*** Block opens ***
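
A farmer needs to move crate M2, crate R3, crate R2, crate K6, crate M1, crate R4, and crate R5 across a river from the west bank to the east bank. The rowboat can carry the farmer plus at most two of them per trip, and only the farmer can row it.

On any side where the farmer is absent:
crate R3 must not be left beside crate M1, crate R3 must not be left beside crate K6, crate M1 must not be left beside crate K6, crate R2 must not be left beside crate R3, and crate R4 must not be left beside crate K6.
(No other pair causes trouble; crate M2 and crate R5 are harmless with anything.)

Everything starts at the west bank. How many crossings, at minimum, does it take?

11

Counting alone: the farmer can take at most 2 across per trip to the east bank, so moving all 7 needs at least 4 loaded trips out, with a return between consecutive ones — at least 7 crossings.
The safety rule pushes this higher. Following every safe sequence of crossings, the most of the 7 that can be at the east bank as the rowboat arrives there on crossings 7, 9 is 5, 6 respectively — never all 7.
So no plan with fewer than 11 crossings exists, and this one achieves 11:
1. Farmer goes to the east bank with crate K6 and crate R3.  [the west bank: crate M1, crate M2, crate R2, crate R4, crate R5 | the east bank: crate K6, crate R3]
2. Farmer goes back to the west bank with crate R3.  [the west bank: crate M1, crate M2, crate R2, crate R3, crate R4, crate R5 | the east bank: crate K6]
3. Farmer goes to the east bank with crate M2 and crate R3.  [the west bank: crate M1, crate R2, crate R4, crate R5 | the east bank: crate K6, crate M2, crate R3]
4. Farmer goes back to the west bank with crate R3.  [the west bank: crate M1, crate R2, crate R3, crate R4, crate R5 | the east bank: crate K6, crate M2]
5. Farmer goes to the east bank with crate R2 and crate R3.  [the west bank: crate M1, crate R4, crate R5 | the east bank: crate K6, crate M2, crate R2, crate R3]
6. Farmer goes back to the west bank with crate R3.  [the west bank: crate M1, crate R3, crate R4, crate R5 | the east bank: crate K6, crate M2, crate R2]
7. Farmer goes to the east bank with crate R3 and crate R5.  [the west bank: crate M1, crate R4 | the east bank: crate K6, crate M2, crate R2, crate R3, crate R5]
8. Farmer goes back to the west bank with crate R3.  [the west bank: crate M1, crate R3, crate R4 | the east bank: crate K6, crate M2, crate R2, crate R5]
9. Farmer goes to the east bank with crate M1 and crate R4.  [the west bank: crate R3 | the east bank: crate K6, crate M1, crate M2, crate R2, crate R4, crate R5]
10. Farmer goes back to the west bank with crate K6.  [the west bank: crate K6, crate R3 | the east bank: crate M1, crate M2, crate R2, crate R4, crate R5]
11. Farmer goes to the east bank with crate K6 and crate R3.  [the west bank: — | the east bank: crate K6, crate M1, crate M2, crate R2, crate R3, crate R4, crate R5]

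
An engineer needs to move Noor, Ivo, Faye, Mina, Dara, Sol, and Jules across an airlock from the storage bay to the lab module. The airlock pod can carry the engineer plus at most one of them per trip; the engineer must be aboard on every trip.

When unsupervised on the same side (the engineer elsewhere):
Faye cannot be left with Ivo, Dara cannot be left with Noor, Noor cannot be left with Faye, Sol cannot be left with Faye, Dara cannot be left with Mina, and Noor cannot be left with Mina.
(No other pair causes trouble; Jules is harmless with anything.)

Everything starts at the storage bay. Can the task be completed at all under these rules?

No

Whatever the first load, the items left behind include a forbidden pair without the engineer. No opening move is safe, so no plan exists.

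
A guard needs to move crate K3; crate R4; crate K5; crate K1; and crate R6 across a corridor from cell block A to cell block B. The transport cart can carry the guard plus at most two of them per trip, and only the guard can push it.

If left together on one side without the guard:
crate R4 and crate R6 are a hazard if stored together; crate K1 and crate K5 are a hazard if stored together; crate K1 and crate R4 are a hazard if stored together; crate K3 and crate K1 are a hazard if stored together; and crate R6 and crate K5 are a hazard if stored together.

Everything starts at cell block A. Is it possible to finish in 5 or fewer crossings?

No

Counting alone: the guard can take at most 2 across per trip to cell block B, so moving all 5 needs at least 3 loaded trips out, with a return between consecutive ones — at least 5 crossings.
The safety rule pushes this higher. Following every safe sequence of crossings, the most of the 5 that can be at cell block B as the transport cart arrives there on crossing 5 is 4 — never all 5.
So the move cannot be finished within 5 crossings. (The shortest complete plan takes 7:)
1. Guard goes to cell block B with crate K1 and crate R6.  [cell block A: crate K3, crate K5, crate R4 | cell block B: crate K1, crate R6]
2. Guard goes back to cell block A alone.  [cell block A: crate K3, crate K5, crate R4 | cell block B: crate K1, crate R6]
3. Guard goes to cell block B with crate K3.  [cell block A: crate K5, crate R4 | cell block B: crate K1, crate K3, crate R6]
4. Guard goes back to cell block A with crate K1.  [cell block A: crate K1, crate K5, crate R4 | cell block B: crate K3, crate R6]
5. Guard goes to cell block B with crate K5 and crate R4.  [cell block A: crate K1 | cell block B: crate K3, crate K5, crate R4, crate R6]
6. Guard goes back to cell block A with crate R6.  [cell block A: crate K1, crate R6 | cell block B: crate K3, crate K5, crate R4]
7. Guard goes to cell block B with crate K1 and crate R6.  [cell block A: — | cell block B: crate K1, crate K3, crate K5, crate R4, crate R6]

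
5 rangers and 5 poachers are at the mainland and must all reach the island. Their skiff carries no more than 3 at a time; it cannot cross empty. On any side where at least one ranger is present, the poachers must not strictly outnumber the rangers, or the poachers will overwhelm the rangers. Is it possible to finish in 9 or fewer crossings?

No

Counting alone: each trip to the island takes at most 3 across and each return brings at least 1 back, so after t trips out (and t−1 returns) at most 3t − (t−1) of the 10 are across; that first reaches 10 at t = 5, so at least 9 crossings are needed.
The safety rule pushes this higher. Following every safe sequence of crossings, the most of the 10 that can be at the island as the skiff arrives there on crossing 9 is 9 — never all 10.
So the move cannot be finished within 9 crossings. (The shortest complete plan takes 11:)
1. 2 poachers → the island.  (the mainland: 5R 3P; the island: 0R 2P)
2. 1 poacher ← the mainland.  (the mainland: 5R 4P; the island: 0R 1P)
3. 3 poachers → the island.  (the mainland: 5R 1P; the island: 0R 4P)
4. 1 poacher ← the mainland.  (the mainland: 5R 2P; the island: 0R 3P)
5. 3 rangers → the island.  (the mainland: 2R 2P; the island: 3R 3P)
6. 1 ranger and 1 poacher ← the mainland.  (the mainland: 3R 3P; the island: 2R 2P)
7. 3 rangers → the island.  (the mainland: 0R 3P; the island: 5R 2P)
8. 1 poacher ← the mainland.  (the mainland: 0R 4P; the island: 5R 1P)
9. 2 poachers → the island.  (the mainland: 0R 2P; the island: 5R 3P)
10. 1 poacher ← the mainland.  (the mainland: 0R 3P; the island: 5R 2P)
11. 3 poachers → the island.  (the mainland: 0R 0P; the island: 5R 5P)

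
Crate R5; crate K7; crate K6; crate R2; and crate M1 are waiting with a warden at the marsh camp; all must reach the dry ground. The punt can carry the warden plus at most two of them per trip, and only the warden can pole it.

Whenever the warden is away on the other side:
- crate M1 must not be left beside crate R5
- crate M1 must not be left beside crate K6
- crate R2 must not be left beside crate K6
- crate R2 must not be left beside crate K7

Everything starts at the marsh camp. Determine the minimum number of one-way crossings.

7

Counting alone: the warden can take at most 2 across per trip to the dry ground, so moving all 5 needs at least 3 loaded trips out, with a return between consecutive ones — at least 5 crossings.
The safety rule pushes this higher. Following every safe sequence of crossings, the most of the 5 that can be at the dry ground as the punt arrives there on crossing 5 is 4 — never all 5.
So no plan with fewer than 7 crossings exists, and this one achieves 7:
1. Warden goes to the dry ground with crate M1 and crate R2.  [the marsh camp: crate K6, crate K7, crate R5 | the dry ground: crate M1, crate R2]
2. Warden goes back to the marsh camp alone.  [the marsh camp: crate K6, crate K7, crate R5 | the dry ground: crate M1, crate R2]
3. Warden goes to the dry ground with crate R5.  [the marsh camp: crate K6, crate K7 | the dry ground: crate M1, crate R2, crate R5]
4. Warden goes back to the marsh camp with crate M1.  [the marsh camp: crate K6, crate K7, crate M1 | the dry ground: crate R2, crate R5]
5. Warden goes to the dry ground with crate K6 and crate K7.  [the marsh camp: crate M1 | the dry ground: crate K6, crate K7, crate R2, crate R5]
6. Warden goes back to the marsh camp with crate R2.  [the marsh camp: crate M1, crate R2 | the dry ground: crate K6, crate K7, crate R5]
7. Warden goes to the dry ground with crate M1 and crate R2.  [the marsh camp: — | the dry ground: crate K6, crate K7, crate M1, crate R2, crate R5]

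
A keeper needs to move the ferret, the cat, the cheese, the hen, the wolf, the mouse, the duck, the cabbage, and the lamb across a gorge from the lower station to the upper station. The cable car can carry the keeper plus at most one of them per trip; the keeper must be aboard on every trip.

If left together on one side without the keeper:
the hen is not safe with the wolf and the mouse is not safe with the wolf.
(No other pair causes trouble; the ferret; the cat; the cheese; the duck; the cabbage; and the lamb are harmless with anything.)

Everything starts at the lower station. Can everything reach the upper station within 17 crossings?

No

Counting alone: the keeper can take at most 1 across per trip to the upper station, so moving all 9 needs at least 9 loaded trips out, with a return between consecutive ones — at least 17 crossings.
The safety rule pushes this higher. Following every safe sequence of crossings, the most of the 9 that can be at the upper station as the cable car arrives there on crossing 17 is 8 — never all 9.
So the move cannot be finished within 17 crossings. (The shortest complete plan takes 19:)
1. Keeper goes to the upper station with the wolf.
2. Keeper goes back to the lower station alone.
3. Keeper goes to the upper station with the ferret.
4. Keeper goes back to the lower station alone.
5. Keeper goes to the upper station with the cat.
6. Keeper goes back to the lower station alone.
7. Keeper goes to the upper station with the cheese.
8. Keeper goes back to the lower station alone.
9. Keeper goes to the upper station with the hen.
10. Keeper goes back to the lower station with the wolf.
11. Keeper goes to the upper station with the mouse.
12. Keeper goes back to the lower station alone.
13. Keeper goes to the upper station with the duck.
14. Keeper goes back to the lower station alone.
15. Keeper goes to the upper station with the cabbage.
16. Keeper goes back to the lower station alone.
17. Keeper goes to the upper station with the lamb.
18. Keeper goes back to the lower station alone.
19. Keeper goes to the upper station with the wolf.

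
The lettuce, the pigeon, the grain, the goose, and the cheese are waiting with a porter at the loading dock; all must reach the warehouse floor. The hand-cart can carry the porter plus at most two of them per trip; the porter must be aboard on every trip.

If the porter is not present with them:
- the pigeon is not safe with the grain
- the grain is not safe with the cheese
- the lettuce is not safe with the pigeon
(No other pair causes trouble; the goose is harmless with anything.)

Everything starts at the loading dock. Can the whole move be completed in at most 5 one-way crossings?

Yes — this plan uses 5 crossings (≤ 5):
1. Porter goes to the warehouse floor with the grain and the lettuce.  [the loading dock: the cheese, the goose, the pigeon | the warehouse floor: the grain, the lettuce]
2. Porter goes back to the loading dock alone.  [the loading dock: the cheese, the goose, the pigeon | the warehouse floor: the grain, the lettuce]
3. Porter goes to the warehouse floor with the goose.  [the loading dock: the cheese, the pigeon | the warehouse floor: the goose, the grain, the lettuce]
4. Porter goes back to the loading dock alone.  [the loading dock: the cheese, the pigeon | the warehouse floor: the goose, the grain, the lettuce]
5. Porter goes to the warehouse floor with the cheese and the pigeon.  [the loading dock: — | the warehouse floor: the cheese, the goose, the grain, the lettuce, the pigeon]

Yes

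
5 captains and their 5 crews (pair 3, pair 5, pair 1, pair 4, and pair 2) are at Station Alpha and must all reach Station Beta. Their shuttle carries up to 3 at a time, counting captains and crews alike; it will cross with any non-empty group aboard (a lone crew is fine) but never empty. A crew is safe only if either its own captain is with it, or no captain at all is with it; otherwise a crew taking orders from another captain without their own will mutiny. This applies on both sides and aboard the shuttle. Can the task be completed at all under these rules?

Yes

1. captain 3 and crew 3 cross → Station Beta.
2. captain 3 crosses ← Station Alpha.
3. crew 1, crew 4, and crew 5 cross → Station Beta.
4. crew 3 crosses ← Station Alpha.
5. captain 1, captain 4, and captain 5 cross → Station Beta.
6. captain 5 and crew 5 cross ← Station Alpha.
7. captain 2, captain 3, and captain 5 cross → Station Beta.
8. crew 1 crosses ← Station Alpha.
9. crew 3 and crew 5 cross → Station Beta.
10. crew 3 crosses ← Station Alpha.
11. crew 1, crew 2, and crew 3 cross → Station Beta.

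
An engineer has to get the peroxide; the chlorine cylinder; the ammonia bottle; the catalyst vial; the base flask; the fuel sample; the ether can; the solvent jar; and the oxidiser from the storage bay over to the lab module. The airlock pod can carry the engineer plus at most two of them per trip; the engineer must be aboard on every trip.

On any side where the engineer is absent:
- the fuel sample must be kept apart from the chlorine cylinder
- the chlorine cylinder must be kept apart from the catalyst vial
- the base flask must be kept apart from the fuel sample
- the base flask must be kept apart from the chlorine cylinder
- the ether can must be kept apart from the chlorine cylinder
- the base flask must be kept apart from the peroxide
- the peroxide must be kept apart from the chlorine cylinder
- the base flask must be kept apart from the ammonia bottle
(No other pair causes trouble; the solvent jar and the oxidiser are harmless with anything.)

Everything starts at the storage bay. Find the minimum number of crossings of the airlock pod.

Counting alone: the engineer can take at most 2 across per trip to the lab module, so moving all 9 needs at least 5 loaded trips out, with a return between consecutive ones — at least 9 crossings.
The safety rule pushes this higher. Following every safe sequence of crossings, the most of the 9 that can be at the lab module as the airlock pod arrives there on crossings 9, 11, 13 is 6, 7, 8 respectively — never all 9.
So no plan with fewer than 15 crossings exists, and this one achieves 15:
1. Engineer goes to the lab module with the base flask and the chlorine cylinder.  [the storage bay: the ammonia bottle, the catalyst vial, the ether can, the fuel sample, the oxidiser, the peroxide, the solvent jar | the lab module: the base flask, the chlorine cylinder]
2. Engineer goes back to the storage bay with the chlorine cylinder.  [the storage bay: the ammonia bottle, the catalyst vial, the chlorine cylinder, the ether can, the fuel sample, the oxidiser, the peroxide, the solvent jar | the lab module: the base flask]
3. Engineer goes to the lab module with the ammonia bottle and the chlorine cylinder.  [the storage bay: the catalyst vial, the ether can, the fuel sample, the oxidiser, the peroxide, the solvent jar | the lab module: the ammonia bottle, the base flask, the chlorine cylinder]
4. Engineer goes back to the storage bay with the base flask.  [the storage bay: the base flask, the catalyst vial, the ether can, the fuel sample, the oxidiser, the peroxide, the solvent jar | the lab module: the ammonia bottle, the chlorine cylinder]
5. Engineer goes to the lab module with the fuel sample and the peroxide.  [the storage bay: the base flask, the catalyst vial, the ether can, the oxidiser, the solvent jar | the lab module: the ammonia bottle, the chlorine cylinder, the fuel sample, the peroxide]
6. Engineer goes back to the storage bay with the chlorine cylinder.  [the storage bay: the base flask, the catalyst vial, the chlorine cylinder, the ether can, the oxidiser, the solvent jar | the lab module: the ammonia bottle, the fuel sample, the peroxide]
7. Engineer goes to the lab module with the catalyst vial and the chlorine cylinder.  [the storage bay: the base flask, the ether can, the oxidiser, the solvent jar | the lab module: the ammonia bottle, the catalyst vial, the chlorine cylinder, the fuel sample, the peroxide]
8. Engineer goes back to the storage bay with the chlorine cylinder.  [the storage bay: the base flask, the chlorine cylinder, the ether can, the oxidiser, the solvent jar | the lab module: the ammonia bottle, the catalyst vial, the fuel sample, the peroxide]
9. Engineer goes to the lab module with the chlorine cylinder and the ether can.  [the storage bay: the base flask, the oxidiser, the solvent jar | the lab module: the ammonia bottle, the catalyst vial, the chlorine cylinder, the ether can, the fuel sample, the peroxide]
10. Engineer goes back to the storage bay with the chlorine cylinder.  [the storage bay: the base flask, the chlorine cylinder, the oxidiser, the solvent jar | the lab module: the ammonia bottle, the catalyst vial, the ether can, the fuel sample, the peroxide]
11. Engineer goes to the lab module with the chlorine cylinder and the solvent jar.  [the storage bay: the base flask, the oxidiser | the lab module: the ammonia bottle, the catalyst vial, the chlorine cylinder, the ether can, the fuel sample, the peroxide, the solvent jar]
12. Engineer goes back to the storage bay with the chlorine cylinder.  [the storage bay: the base flask, the chlorine cylinder, the oxidiser | the lab module: the ammonia bottle, the catalyst vial, the ether can, the fuel sample, the peroxide, the solvent jar]
13. Engineer goes to the lab module with the chlorine cylinder and the oxidiser.  [the storage bay: the base flask | the lab module: the ammonia bottle, the catalyst vial, the chlorine cylinder, the ether can, the fuel sample, the oxidiser, the peroxide, the solvent jar]
14. Engineer goes back to the storage bay with the chlorine cylinder.  [the storage bay: the base flask, the chlorine cylinder | the lab module: the ammonia bottle, the catalyst vial, the ether can, the fuel sample, the oxidiser, the peroxide, the solvent jar]
15. Engineer goes to the lab module with the base flask and the chlorine cylinder.  [the storage bay: — | the lab module: the ammonia bottle, the base flask, the catalyst vial, the chlorine cylinder, the ether can, the fuel sample, the oxidiser, the peroxide, the solvent jar]

15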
*** Block closes ***
What is being asked: Everything from the line with "- the ether" through the line with "(No other pair causes trouble; the solvent" in the listing above must be retyped exactly, with nothing added.

Finished exercise:
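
- the ether can must be kept apart from the chlorine cylinder
- the base flask must be kept apart from the peroxide
- the peroxide must be kept apart from the chlorine cylinder
- the base flask must be kept apart from the ammonia bottle
(No other pair causes trouble; the solvent jar and the oxidiser are harmless with anything.)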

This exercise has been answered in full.